'''
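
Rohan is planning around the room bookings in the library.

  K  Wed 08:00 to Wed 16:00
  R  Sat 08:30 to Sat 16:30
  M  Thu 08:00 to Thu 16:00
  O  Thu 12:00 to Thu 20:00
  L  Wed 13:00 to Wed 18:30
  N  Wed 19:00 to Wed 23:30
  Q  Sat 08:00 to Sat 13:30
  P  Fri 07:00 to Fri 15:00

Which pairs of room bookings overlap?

Sorted by start: K, L, N, M, O, P, Q, R.
L starts before K ends → K and L overlap.
N starts after K ends; K is clear from here.
N starts after L ends; L is clear from here.
M starts after N ends; N is clear from here.
O starts before M ends → M and O overlap.
P starts after M ends; M is clear from here.
P starts after O ends; O is clear from here.
Q starts after P ends; P is clear from here.
R starts before Q ends → Q and R overlap.

K & L, M & O, Q & R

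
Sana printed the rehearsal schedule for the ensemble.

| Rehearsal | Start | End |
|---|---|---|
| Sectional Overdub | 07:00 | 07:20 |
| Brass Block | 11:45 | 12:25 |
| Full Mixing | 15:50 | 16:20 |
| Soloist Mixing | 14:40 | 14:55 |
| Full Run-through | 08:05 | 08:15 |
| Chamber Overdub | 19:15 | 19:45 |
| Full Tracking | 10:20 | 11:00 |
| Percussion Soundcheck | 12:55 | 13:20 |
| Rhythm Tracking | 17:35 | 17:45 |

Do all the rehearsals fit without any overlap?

Check each pair: they overlap iff neither finishes before the other starts.
Sorted by start: Sectional Overdub, Full Run-through, Full Tracking, Brass Block, Percussion Soundcheck, Soloist Mixing, Full Mixing, Rhythm Tracking, Chamber Overdub.
Full Run-through starts after Sectional Overdub ends — done with Sectional Overdub.
Full Tracking starts after Full Run-through ends — done with Full Run-through.
Brass Block starts after Full Tracking ends — done with Full Tracking.
Percussion Soundcheck starts after Brass Block ends — done with Brass Block.
Soloist Mixing starts after Percussion Soundcheck ends — done with Percussion Soundcheck.
Full Mixing starts after Soloist Mixing ends — done with Soloist Mixing.
Rhythm Tracking starts after Full Mixing ends — done with Full Mixing.
Chamber Overdub starts after Rhythm Tracking ends.
Every pair is clear; the schedule has no overlaps.

Yes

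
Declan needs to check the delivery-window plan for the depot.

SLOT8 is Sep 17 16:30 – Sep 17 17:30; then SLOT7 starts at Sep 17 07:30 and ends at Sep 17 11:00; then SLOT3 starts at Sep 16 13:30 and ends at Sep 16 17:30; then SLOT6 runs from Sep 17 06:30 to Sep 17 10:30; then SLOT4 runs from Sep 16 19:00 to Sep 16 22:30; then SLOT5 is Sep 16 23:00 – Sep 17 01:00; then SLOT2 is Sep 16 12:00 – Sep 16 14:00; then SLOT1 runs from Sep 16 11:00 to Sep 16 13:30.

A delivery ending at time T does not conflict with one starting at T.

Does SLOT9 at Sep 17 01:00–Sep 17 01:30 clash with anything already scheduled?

No — it doesn't clash with anything

SLOT1: ends Sep 16 13:30 at or before SLOT9 starts Sep 17 01:00 → clear.
SLOT2: ends Sep 16 14:00 at or before SLOT9 starts Sep 17 01:00 → clear.
SLOT3: ends Sep 16 17:30 at or before SLOT9 starts Sep 17 01:00 → clear.
SLOT4: ends Sep 16 22:30 at or before SLOT9 starts Sep 17 01:00 → clear.
SLOT5: ends Sep 17 01:00 at or before SLOT9 starts Sep 17 01:00 → clear.
SLOT6: starts Sep 17 06:30 at or after SLOT9 ends Sep 17 01:30 → clear.
SLOT7: starts Sep 17 07:30 at or after SLOT9 ends Sep 17 01:30 → clear.
SLOT8: starts Sep 17 16:30 at or after SLOT9 ends Sep 17 01:30 → clear.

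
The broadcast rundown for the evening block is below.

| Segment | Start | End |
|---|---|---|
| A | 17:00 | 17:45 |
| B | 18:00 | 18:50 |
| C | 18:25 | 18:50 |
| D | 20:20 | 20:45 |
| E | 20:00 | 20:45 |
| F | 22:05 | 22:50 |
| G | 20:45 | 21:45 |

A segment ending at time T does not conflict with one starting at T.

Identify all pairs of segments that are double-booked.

Sorted by start: A, B, C, E, D, G, F.
B starts after A ends, so A has no further overlaps.
C starts before B ends → B and C overlap.
E starts after B ends, so B has no further overlaps.
E starts after C ends, so C has no further overlaps.
D starts before E ends → E and D overlap.
G starts exactly when E ends (back-to-back, no overlap), so E has no further overlaps.
G starts exactly when D ends (back-to-back, no overlap), so D has no further overlaps.
F starts after G ends.

B & C, D & E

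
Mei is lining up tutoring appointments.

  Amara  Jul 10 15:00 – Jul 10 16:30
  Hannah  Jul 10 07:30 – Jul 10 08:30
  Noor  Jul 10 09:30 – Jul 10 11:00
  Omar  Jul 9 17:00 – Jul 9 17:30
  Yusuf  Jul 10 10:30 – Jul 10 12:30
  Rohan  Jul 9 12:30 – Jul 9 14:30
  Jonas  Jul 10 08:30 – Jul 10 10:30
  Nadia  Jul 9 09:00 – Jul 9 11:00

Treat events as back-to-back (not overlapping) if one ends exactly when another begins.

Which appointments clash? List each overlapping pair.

Jonas & Noor, Noor & Yusuf

Sorted by start: Nadia, Rohan, Omar, Hannah, Jonas, Noor, Yusuf, Amara.
Rohan starts after Nadia ends, so Nadia has no further overlaps.
Omar starts after Rohan ends, so Rohan has no further overlaps.
Hannah starts after Omar ends, so Omar has no further overlaps.
Jonas starts exactly when Hannah ends (back-to-back, no overlap), so Hannah has no further overlaps.
Noor starts before Jonas ends → Jonas and Noor overlap.
Yusuf starts exactly when Jonas ends (back-to-back, no overlap), so Jonas has no further overlaps.
Yusuf starts before Noor ends → Noor and Yusuf overlap.
Amara starts after Noor ends.
Amara starts after Yusuf ends.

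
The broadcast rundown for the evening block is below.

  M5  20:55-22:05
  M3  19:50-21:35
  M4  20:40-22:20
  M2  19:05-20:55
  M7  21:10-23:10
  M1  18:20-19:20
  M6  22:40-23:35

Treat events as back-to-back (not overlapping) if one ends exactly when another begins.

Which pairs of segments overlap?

Check each pair: they overlap iff neither finishes before the other starts.
Sorted by start: M1, M2, M3, M4, M5, M7, M6.
M2 starts before M1 ends → M1 and M2 overlap.
M3 starts after M1 ends, so nothing later overlaps M1 either.
M3 starts before M2 ends → M2 and M3 overlap.
M4 starts before M2 ends → M2 and M4 overlap.
M5 starts exactly when M2 ends (back-to-back, no overlap), so nothing later overlaps M2 either.
M4 starts before M3 ends → M3 and M4 overlap.
M5 starts before M3 ends → M3 and M5 overlap.
M7 starts before M3 ends → M3 and M7 overlap.
M6 starts after M3 ends.
M5 starts before M4 ends → M4 and M5 overlap.
M7 starts before M4 ends → M4 and M7 overlap.
M6 starts after M4 ends.
M7 starts before M5 ends → M5 and M7 overlap.
M6 starts after M5 ends.
M6 starts before M7 ends → M7 and M6 overlap.

M1 & M2, M2 & M3, M2 & M4, M3 & M4, M3 & M5, M3 & M7, M4 & M5, M4 & M7, M5 & M7, M6 & M7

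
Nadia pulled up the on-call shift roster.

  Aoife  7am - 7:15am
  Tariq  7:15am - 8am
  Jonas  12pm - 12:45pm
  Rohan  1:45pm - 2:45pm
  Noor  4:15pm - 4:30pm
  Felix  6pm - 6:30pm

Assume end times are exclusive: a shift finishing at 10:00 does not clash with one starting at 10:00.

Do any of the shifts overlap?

Sorted by start: Aoife, Tariq, Jonas, Rohan, Noor, Felix.
Tariq starts exactly when Aoife ends (back-to-back, no overlap); Aoife is clear from here.
Jonas starts after Tariq ends; Tariq is clear from here.
Rohan starts after Jonas ends; Jonas is clear from here.
Noor starts after Rohan ends; Rohan is clear from here.
Felix starts after Noor ends.
Every pair is clear; the schedule has no overlaps.

No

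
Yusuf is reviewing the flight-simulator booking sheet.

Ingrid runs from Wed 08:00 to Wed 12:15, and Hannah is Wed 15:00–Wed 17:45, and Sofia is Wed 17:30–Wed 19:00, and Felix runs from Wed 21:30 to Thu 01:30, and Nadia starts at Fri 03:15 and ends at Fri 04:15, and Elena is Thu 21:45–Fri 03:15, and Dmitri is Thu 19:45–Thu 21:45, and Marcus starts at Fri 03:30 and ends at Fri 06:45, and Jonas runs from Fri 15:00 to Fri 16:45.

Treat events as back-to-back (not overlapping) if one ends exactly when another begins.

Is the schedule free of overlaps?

No

Check each pair: they overlap iff neither finishes before the other starts.
Sorted by start: Ingrid, Hannah, Sofia, Felix, Dmitri, Elena, Nadia, Marcus, Jonas.
Hannah starts after Ingrid ends, so nothing later overlaps Ingrid either.
Sofia starts before Hannah ends → Hannah and Sofia overlap.
That's a conflict, so the schedule is not conflict-free.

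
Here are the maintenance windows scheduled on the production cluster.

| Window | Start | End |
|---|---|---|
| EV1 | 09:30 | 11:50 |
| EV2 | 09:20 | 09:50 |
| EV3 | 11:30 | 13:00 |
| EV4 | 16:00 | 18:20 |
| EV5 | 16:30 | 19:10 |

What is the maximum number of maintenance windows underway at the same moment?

Walk through starts and ends in time order (an end at T is processed before a start at T):
09:20 start EV2 → 1
09:30 start EV1 → 2
09:50 end EV2 → 1
11:30 start EV3 → 2
11:50 end EV1 → 1
13:00 end EV3 → 0
16:00 start EV4 → 1
16:30 start EV5 → 2
18:20 end EV4 → 1
19:10 end EV5 → 0
Peak is 2, at 09:30 (EV1, EV2).

2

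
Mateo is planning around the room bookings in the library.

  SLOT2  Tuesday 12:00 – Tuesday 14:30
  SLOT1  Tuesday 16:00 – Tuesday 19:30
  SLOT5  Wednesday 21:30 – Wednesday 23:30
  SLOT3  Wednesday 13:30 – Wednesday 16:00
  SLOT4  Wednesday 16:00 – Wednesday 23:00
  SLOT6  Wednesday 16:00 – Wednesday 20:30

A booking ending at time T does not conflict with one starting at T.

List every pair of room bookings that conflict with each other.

SLOT4 & SLOT5, SLOT4 & SLOT6

Sorted by start: SLOT2, SLOT1, SLOT3, SLOT4, SLOT6, SLOT5.
SLOT1 starts after SLOT2 ends — done with SLOT2.
SLOT3 starts after SLOT1 ends — done with SLOT1.
SLOT4 starts exactly when SLOT3 ends (back-to-back, no overlap) — done with SLOT3.
SLOT6 starts before SLOT4 ends → SLOT4 and SLOT6 overlap.
SLOT5 starts before SLOT4 ends → SLOT4 and SLOT5 overlap.
SLOT5 starts after SLOT6 ends.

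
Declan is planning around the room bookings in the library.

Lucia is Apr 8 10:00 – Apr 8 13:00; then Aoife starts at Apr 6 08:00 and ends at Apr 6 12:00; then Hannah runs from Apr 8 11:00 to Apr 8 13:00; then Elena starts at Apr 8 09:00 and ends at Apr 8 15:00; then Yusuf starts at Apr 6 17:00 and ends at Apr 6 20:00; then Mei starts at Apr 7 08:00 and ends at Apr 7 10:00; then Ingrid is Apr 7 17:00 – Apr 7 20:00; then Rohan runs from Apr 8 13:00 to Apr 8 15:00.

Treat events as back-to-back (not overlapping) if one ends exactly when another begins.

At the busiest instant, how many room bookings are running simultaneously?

3

Sweep the timeline, counting +1 at each start and −1 at each end (ends before starts at a tie):
Apr 6 08:00 start Aoife → 1
Apr 6 12:00 end Aoife → 0
Apr 6 17:00 start Yusuf → 1
Apr 6 20:00 end Yusuf → 0
Apr 7 08:00 start Mei → 1
Apr 7 10:00 end Mei → 0
Apr 7 17:00 start Ingrid → 1
Apr 7 20:00 end Ingrid → 0
Apr 8 09:00 start Elena → 1
Apr 8 10:00 start Lucia → 2
Apr 8 11:00 start Hannah → 3
Apr 8 13:00 end Hannah → 2
Apr 8 13:00 end Lucia → 1
Apr 8 13:00 start Rohan → 2
Apr 8 15:00 end Elena → 1
Apr 8 15:00 end Rohan → 0
Peak is 3, at Apr 8 11:00 (Elena, Hannah, Lucia).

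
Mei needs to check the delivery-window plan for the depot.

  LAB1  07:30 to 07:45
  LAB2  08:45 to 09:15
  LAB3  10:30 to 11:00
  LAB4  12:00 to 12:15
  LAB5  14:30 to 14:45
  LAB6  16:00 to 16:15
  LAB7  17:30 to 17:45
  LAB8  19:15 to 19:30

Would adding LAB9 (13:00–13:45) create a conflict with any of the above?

LAB1: ends 07:45 at or before LAB9 starts 13:00 → clear.
LAB2: ends 09:15 at or before LAB9 starts 13:00 → clear.
LAB3: ends 11:00 at or before LAB9 starts 13:00 → clear.
LAB4: ends 12:15 at or before LAB9 starts 13:00 → clear.
LAB5: starts 14:30 at or after LAB9 ends 13:45 → clear.
LAB6: starts 16:00 at or after LAB9 ends 13:45 → clear.
LAB7: starts 17:30 at or after LAB9 ends 13:45 → clear.
LAB8: starts 19:15 at or after LAB9 ends 13:45 → clear.

No — it doesn't clash with anything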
'''
ASSIGNMENT -> What lines in the data above carry "delivery"? Return them all.

TASK SOLUTION ->
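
Declan needs to check the delivery-window plan for the depot.
A delivery ending at time T does not conflict with one starting at T.
Mei needs to check the delivery-window plan for the depot.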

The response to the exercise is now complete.